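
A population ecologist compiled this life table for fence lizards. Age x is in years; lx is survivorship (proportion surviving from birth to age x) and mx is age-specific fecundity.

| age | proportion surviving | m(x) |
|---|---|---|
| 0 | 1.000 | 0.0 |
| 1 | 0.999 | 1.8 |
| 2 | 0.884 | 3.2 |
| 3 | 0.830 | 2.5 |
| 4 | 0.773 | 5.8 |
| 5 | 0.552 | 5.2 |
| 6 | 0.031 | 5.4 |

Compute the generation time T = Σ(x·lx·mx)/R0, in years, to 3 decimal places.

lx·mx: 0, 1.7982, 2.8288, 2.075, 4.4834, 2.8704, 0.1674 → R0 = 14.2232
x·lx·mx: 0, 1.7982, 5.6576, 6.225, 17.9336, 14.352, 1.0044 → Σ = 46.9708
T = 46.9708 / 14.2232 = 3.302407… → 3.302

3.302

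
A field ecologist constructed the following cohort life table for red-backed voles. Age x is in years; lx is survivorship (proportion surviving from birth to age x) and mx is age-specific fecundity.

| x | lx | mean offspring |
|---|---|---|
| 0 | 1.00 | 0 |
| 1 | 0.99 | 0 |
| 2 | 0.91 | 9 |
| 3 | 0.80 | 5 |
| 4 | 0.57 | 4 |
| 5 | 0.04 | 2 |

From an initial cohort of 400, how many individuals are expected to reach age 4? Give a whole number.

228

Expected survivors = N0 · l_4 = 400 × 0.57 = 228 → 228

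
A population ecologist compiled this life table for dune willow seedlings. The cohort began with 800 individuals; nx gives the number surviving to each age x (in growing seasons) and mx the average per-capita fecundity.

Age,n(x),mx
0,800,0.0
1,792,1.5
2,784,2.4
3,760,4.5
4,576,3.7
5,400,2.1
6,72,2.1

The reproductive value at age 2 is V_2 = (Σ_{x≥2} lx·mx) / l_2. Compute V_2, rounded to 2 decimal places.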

* * * *

- Prompt -
What is needed here is the full listing, restated word for word.

- Exercise solution -
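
A population ecologist compiled this life table for fence lizards. Age x is in years; lx is survivorship (proportion surviving from birth to age x) and mx is age-specific fecundity.

| age | proportion surviving | m(x) |
|---|---|---|
| 0 | 1.000 | 0.0 |
| 1 | 0.999 | 1.8 |
| 2 | 0.884 | 3.2 |
| 3 | 0.830 | 2.5 |
| 4 | 0.773 | 5.8 |
| 5 | 0.552 | 5.2 |
| 6 | 0.031 | 5.4 |

Compute the generation time T = Σ(x·lx·mx)/R0, in years, to 3 decimal places.

lx·mx: 0, 1.7982, 2.8288, 2.075, 4.4834, 2.8704, 0.1674 → R0 = 14.2232
x·lx·mx: 0, 1.7982, 5.6576, 6.225, 17.9336, 14.352, 1.0044 → Σ = 46.9708
T = 46.9708 / 14.2232 = 3.302407… → 3.302

3.302

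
A field ecologist constructed the following cohort life table for red-backed voles. Age x is in years; lx is survivorship (proportion surviving from birth to age x) and mx is age-specific fecundity.

| x | lx | mean offspring |
|---|---|---|
| 0 | 1.00 | 0 |
| 1 | 0.99 | 0 |
| 2 | 0.91 | 9 |
| 3 | 0.80 | 5 |
| 4 | 0.57 | 4 |
| 5 | 0.04 | 2 |

From an initial cohort of 400, how many individuals are expected to reach age 4? Give a whole number.

228

Expected survivors = N0 · l_4 = 400 × 0.57 = 228 → 228

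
A population ecologist compiled this life table for dune willow seedlings. The cohort began with 800 individuals; nx gives the number surviving to each age x (in growing seasons) and mx the average per-capita fecundity.

Age,n(x),mx
0,800,0.0
1,792,1.5
2,784,2.4
3,760,4.5
4,576,3.7
5,400,2.1
6,72,2.1

The reproductive value at age 2 is V_2 = (Σ_{x≥2} lx·mx) / l_2. Compute V_2, rounded to 2 decimal places.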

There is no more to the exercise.